[Stored data entries]
+++
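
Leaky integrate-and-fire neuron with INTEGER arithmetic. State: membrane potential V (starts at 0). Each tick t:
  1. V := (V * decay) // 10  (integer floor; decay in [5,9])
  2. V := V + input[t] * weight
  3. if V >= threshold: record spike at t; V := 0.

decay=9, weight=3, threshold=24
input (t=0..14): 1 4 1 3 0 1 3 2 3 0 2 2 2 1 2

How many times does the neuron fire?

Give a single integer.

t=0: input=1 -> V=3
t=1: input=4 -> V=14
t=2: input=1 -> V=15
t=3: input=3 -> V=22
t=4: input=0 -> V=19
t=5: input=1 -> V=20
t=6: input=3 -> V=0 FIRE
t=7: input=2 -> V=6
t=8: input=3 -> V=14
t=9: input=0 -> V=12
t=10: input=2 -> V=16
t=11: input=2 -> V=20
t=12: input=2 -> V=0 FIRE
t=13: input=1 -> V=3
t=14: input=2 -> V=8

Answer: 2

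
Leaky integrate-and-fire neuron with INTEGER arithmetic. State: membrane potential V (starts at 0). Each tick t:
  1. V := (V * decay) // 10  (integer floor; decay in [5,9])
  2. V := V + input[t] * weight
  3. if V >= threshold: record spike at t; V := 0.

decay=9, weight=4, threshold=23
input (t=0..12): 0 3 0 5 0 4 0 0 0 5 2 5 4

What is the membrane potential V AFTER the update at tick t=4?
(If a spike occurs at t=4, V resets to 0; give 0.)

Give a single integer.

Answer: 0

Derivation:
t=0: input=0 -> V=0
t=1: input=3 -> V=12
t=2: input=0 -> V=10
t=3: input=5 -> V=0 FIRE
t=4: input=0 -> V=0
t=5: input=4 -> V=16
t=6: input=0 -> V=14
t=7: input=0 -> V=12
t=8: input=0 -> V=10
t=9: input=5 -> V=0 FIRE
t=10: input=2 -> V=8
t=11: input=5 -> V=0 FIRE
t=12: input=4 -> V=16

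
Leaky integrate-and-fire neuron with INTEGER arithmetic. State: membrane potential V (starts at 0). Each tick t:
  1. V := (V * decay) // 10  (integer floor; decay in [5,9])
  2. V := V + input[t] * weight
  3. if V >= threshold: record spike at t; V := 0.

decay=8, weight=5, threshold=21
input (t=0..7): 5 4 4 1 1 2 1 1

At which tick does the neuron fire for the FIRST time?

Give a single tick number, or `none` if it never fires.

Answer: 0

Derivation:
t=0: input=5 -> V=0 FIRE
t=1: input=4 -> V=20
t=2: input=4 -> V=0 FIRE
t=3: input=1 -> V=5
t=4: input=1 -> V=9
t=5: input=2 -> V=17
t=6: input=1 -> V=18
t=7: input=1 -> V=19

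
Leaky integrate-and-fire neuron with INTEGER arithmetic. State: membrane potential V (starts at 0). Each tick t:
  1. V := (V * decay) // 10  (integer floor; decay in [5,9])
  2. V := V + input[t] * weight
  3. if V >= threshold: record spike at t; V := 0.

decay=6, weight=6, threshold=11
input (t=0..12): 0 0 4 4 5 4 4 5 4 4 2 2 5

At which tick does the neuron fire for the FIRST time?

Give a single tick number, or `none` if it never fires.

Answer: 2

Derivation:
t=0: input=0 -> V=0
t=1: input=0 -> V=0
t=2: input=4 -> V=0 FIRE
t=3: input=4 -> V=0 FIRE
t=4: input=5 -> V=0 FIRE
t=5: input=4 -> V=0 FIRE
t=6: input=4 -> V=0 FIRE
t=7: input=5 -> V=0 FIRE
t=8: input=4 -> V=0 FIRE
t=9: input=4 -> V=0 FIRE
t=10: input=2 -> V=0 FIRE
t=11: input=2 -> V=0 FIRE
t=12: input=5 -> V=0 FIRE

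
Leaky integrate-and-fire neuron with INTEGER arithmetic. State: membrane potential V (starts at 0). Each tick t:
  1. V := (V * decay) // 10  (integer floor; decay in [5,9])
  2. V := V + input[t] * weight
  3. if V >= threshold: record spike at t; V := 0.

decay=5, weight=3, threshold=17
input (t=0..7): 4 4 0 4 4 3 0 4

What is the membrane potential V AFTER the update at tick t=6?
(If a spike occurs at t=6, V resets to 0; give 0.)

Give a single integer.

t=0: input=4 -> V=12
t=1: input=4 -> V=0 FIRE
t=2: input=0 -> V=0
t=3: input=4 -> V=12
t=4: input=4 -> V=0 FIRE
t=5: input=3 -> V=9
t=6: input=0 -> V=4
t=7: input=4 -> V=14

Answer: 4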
+++
Exercise requirements:
Filter the lines above so that only those with the string "occurs" remain, then copy them.

Exercise output:
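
(If a spike occurs at t=4, V resets to 0; give 0.)
(If a spike occurs at t=6, V resets to 0; give 0.)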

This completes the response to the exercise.